Start of Given data

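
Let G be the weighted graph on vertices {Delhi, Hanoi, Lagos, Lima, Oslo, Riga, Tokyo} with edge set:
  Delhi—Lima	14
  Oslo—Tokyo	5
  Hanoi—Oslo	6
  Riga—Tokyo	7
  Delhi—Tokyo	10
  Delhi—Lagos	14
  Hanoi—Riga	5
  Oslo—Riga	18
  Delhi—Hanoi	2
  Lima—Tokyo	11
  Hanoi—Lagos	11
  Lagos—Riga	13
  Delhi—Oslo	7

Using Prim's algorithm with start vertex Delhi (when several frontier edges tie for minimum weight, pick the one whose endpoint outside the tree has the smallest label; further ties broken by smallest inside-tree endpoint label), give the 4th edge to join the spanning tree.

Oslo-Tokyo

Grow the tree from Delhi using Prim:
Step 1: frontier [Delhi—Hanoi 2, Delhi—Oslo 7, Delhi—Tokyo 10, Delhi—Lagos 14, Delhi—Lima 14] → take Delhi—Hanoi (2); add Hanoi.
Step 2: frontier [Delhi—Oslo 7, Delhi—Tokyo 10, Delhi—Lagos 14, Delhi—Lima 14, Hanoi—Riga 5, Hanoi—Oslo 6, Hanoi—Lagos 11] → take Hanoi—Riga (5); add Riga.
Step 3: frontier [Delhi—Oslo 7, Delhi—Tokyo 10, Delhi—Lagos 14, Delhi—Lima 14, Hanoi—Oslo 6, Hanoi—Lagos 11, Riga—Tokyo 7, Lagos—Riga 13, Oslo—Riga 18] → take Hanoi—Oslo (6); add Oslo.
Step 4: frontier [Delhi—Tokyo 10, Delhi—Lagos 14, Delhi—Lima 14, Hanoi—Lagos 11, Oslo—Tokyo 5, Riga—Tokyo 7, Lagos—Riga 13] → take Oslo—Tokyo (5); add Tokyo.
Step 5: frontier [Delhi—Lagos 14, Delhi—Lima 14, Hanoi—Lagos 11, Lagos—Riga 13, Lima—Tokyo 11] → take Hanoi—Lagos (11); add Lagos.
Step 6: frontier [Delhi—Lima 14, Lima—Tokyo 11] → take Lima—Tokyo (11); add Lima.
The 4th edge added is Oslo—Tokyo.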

End of Given data

## Your task:
Nothing in the data may be left out; copy every line exactly.

## Written response:
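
Let G be the weighted graph on vertices {Delhi, Hanoi, Lagos, Lima, Oslo, Riga, Tokyo} with edge set:
  Delhi—Lima	14
  Oslo—Tokyo	5
  Hanoi—Oslo	6
  Riga—Tokyo	7
  Delhi—Tokyo	10
  Delhi—Lagos	14
  Hanoi—Riga	5
  Oslo—Riga	18
  Delhi—Hanoi	2
  Lima—Tokyo	11
  Hanoi—Lagos	11
  Lagos—Riga	13
  Delhi—Oslo	7

Using Prim's algorithm with start vertex Delhi (when several frontier edges tie for minimum weight, pick the one whose endpoint outside the tree has the smallest label; further ties broken by smallest inside-tree endpoint label), give the 4th edge to join the spanning tree.

Oslo-Tokyo

Grow the tree from Delhi using Prim:
Step 1: frontier [Delhi—Hanoi 2, Delhi—Oslo 7, Delhi—Tokyo 10, Delhi—Lagos 14, Delhi—Lima 14] → take Delhi—Hanoi (2); add Hanoi.
Step 2: frontier [Delhi—Oslo 7, Delhi—Tokyo 10, Delhi—Lagos 14, Delhi—Lima 14, Hanoi—Riga 5, Hanoi—Oslo 6, Hanoi—Lagos 11] → take Hanoi—Riga (5); add Riga.
Step 3: frontier [Delhi—Oslo 7, Delhi—Tokyo 10, Delhi—Lagos 14, Delhi—Lima 14, Hanoi—Oslo 6, Hanoi—Lagos 11, Riga—Tokyo 7, Lagos—Riga 13, Oslo—Riga 18] → take Hanoi—Oslo (6); add Oslo.
Step 4: frontier [Delhi—Tokyo 10, Delhi—Lagos 14, Delhi—Lima 14, Hanoi—Lagos 11, Oslo—Tokyo 5, Riga—Tokyo 7, Lagos—Riga 13] → take Oslo—Tokyo (5); add Tokyo.
Step 5: frontier [Delhi—Lagos 14, Delhi—Lima 14, Hanoi—Lagos 11, Lagos—Riga 13, Lima—Tokyo 11] → take Hanoi—Lagos (11); add Lagos.
Step 6: frontier [Delhi—Lima 14, Lima—Tokyo 11] → take Lima—Tokyo (11); add Lima.
The 4th edge added is Oslo—Tokyo.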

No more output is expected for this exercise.